§ **Task prompt**
Nothing but the lines below between the line holding "Answer: 8*I*√632551853/3533 ≈ 56.95*I" and the line holding "Answer: 6819809/8319 ≈ 819.79", inclusive, should appear in the answer, each set down exactly.

(Saved data entries)
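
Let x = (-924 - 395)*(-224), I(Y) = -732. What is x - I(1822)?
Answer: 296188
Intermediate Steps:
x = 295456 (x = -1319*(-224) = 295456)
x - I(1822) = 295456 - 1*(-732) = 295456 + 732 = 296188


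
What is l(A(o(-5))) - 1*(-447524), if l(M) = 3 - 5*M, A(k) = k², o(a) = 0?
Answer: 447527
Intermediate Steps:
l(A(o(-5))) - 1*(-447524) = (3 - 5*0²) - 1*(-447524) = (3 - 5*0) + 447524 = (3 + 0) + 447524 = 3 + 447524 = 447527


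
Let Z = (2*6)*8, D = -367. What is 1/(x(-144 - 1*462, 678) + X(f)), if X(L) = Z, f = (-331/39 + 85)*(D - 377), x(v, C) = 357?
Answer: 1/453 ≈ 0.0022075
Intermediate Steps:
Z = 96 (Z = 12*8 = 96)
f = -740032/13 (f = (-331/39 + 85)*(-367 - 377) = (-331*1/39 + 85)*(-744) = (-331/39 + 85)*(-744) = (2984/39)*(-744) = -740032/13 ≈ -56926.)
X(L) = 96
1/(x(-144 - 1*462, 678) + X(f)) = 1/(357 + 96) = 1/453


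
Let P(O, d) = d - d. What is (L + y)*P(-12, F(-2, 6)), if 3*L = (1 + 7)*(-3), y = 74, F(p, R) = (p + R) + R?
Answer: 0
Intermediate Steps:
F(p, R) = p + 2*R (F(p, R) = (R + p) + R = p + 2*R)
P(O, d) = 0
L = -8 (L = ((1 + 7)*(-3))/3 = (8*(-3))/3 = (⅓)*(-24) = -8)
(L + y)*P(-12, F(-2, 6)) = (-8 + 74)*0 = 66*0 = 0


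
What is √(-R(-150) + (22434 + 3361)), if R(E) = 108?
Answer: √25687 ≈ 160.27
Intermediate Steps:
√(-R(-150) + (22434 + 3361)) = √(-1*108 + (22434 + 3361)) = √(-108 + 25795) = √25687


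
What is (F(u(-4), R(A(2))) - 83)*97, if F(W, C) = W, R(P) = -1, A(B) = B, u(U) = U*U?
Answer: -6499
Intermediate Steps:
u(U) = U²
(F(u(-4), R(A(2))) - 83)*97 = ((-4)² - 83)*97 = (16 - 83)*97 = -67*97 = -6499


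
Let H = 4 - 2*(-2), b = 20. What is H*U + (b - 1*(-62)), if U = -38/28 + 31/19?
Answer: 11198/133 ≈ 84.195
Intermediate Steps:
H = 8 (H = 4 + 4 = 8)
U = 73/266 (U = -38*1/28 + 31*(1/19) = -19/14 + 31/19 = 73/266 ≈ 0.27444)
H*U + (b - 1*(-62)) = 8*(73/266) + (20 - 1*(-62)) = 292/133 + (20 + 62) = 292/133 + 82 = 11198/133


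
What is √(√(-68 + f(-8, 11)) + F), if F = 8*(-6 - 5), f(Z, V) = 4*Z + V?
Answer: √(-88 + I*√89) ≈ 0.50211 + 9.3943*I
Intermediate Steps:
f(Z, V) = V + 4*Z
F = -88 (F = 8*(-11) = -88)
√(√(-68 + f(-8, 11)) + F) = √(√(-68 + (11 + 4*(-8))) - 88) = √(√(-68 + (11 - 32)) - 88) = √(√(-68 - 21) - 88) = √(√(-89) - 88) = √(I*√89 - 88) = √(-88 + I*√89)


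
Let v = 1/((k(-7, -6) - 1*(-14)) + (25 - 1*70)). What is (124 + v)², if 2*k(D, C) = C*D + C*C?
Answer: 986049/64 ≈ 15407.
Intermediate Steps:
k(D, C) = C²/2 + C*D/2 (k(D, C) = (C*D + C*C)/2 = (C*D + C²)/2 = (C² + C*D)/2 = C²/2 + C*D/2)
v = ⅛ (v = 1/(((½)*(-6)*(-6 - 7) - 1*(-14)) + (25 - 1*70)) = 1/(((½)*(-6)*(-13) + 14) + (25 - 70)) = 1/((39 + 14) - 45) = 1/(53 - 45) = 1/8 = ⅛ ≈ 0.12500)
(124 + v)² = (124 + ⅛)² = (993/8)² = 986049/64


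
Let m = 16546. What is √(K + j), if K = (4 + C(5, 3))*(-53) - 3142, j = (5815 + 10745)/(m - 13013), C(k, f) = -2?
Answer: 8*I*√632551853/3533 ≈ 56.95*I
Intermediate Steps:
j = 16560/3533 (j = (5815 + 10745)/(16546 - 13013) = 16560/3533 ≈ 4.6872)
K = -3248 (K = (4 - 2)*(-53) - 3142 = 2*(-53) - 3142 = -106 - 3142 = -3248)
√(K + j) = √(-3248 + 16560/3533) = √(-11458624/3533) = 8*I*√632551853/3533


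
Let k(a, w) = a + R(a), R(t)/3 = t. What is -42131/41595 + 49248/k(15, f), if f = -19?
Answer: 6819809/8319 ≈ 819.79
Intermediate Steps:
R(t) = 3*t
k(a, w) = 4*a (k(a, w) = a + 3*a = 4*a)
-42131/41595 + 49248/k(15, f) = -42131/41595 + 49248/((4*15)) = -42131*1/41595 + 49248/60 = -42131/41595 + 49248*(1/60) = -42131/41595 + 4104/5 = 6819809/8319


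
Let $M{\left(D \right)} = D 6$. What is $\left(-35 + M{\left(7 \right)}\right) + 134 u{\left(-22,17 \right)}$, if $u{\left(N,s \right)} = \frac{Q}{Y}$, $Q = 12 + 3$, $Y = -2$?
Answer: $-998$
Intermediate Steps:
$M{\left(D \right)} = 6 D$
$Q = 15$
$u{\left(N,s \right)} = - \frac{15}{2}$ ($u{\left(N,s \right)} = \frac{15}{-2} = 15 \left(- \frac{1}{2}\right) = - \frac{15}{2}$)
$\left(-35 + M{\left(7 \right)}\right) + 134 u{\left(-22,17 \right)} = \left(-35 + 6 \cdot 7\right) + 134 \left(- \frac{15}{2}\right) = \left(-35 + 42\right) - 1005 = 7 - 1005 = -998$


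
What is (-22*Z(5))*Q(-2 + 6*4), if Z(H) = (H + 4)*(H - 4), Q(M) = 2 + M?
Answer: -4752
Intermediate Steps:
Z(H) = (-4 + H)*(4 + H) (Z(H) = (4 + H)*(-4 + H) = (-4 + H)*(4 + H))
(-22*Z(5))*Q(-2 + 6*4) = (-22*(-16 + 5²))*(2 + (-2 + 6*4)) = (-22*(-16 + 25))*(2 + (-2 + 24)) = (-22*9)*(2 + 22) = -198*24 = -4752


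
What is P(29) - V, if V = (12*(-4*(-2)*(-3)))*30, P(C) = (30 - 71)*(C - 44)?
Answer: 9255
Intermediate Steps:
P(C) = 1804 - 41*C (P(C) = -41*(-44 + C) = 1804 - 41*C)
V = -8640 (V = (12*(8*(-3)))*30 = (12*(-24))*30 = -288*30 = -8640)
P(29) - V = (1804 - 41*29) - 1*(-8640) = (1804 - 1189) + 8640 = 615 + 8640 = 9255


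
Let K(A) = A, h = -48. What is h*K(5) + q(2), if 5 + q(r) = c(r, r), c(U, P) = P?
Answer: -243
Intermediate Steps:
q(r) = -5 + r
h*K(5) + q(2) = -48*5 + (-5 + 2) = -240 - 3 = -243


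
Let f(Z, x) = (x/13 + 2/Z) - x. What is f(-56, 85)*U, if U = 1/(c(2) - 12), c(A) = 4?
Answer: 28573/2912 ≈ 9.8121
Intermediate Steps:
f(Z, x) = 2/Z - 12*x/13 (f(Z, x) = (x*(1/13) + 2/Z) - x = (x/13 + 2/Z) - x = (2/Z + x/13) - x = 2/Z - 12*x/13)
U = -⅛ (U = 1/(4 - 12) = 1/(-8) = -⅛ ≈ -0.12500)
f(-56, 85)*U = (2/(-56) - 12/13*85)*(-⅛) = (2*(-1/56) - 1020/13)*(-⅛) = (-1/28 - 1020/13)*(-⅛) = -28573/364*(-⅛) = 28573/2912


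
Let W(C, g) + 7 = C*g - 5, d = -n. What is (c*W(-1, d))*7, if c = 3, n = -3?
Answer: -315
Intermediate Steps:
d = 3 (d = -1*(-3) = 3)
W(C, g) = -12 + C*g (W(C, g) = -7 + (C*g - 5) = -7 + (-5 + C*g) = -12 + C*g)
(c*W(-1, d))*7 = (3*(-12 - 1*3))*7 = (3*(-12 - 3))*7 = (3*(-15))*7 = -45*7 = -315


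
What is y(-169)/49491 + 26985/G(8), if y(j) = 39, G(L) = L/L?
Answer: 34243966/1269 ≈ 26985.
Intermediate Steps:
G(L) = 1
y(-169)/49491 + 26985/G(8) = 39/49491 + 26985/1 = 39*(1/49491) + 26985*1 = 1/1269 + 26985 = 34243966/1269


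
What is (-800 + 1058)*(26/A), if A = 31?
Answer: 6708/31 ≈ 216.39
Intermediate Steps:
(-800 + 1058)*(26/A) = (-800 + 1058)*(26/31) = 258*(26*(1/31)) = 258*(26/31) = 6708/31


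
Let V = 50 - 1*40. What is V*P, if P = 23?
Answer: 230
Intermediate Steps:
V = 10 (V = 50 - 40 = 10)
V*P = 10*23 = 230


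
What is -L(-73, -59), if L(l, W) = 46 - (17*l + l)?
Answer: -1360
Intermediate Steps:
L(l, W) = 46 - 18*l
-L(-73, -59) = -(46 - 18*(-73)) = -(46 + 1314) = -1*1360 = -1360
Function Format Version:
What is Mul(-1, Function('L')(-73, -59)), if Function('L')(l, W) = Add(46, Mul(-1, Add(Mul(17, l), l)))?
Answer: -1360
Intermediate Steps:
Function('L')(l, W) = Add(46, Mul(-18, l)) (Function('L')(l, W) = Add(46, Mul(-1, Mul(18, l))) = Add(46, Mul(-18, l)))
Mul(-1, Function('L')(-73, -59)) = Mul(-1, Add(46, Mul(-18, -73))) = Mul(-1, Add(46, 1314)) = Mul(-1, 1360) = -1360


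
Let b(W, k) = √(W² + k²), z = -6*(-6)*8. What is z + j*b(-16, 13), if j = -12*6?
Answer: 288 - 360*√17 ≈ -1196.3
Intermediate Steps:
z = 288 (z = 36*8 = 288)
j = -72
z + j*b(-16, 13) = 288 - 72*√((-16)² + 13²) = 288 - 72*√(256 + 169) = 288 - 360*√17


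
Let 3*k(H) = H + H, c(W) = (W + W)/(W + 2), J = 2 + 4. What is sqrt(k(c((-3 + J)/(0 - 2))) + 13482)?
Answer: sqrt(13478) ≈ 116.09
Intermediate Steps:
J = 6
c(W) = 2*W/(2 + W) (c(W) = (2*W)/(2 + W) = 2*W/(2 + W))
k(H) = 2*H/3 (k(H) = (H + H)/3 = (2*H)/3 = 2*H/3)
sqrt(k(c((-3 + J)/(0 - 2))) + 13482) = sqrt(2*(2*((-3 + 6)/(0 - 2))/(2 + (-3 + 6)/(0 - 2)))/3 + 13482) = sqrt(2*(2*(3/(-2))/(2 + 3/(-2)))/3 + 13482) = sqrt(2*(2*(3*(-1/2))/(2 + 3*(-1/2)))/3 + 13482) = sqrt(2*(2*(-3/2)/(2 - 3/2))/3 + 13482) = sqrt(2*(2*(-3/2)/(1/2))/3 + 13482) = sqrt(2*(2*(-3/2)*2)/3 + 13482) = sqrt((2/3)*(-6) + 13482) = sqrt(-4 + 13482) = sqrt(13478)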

§ **Solution below**
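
Answer: 8*I*√632551853/3533 ≈ 56.95*I
Intermediate Steps:
j = 16560/3533 (j = (5815 + 10745)/(16546 - 13013) = 16560/3533 ≈ 4.6872)
K = -3248 (K = (4 - 2)*(-53) - 3142 = 2*(-53) - 3142 = -106 - 3142 = -3248)
√(K + j) = √(-3248 + 16560/3533) = √(-11458624/3533) = 8*I*√632551853/3533


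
Let k(a, w) = a + R(a), R(t)/3 = t. What is -42131/41595 + 49248/k(15, f), if f = -19?
Answer: 6819809/8319 ≈ 819.79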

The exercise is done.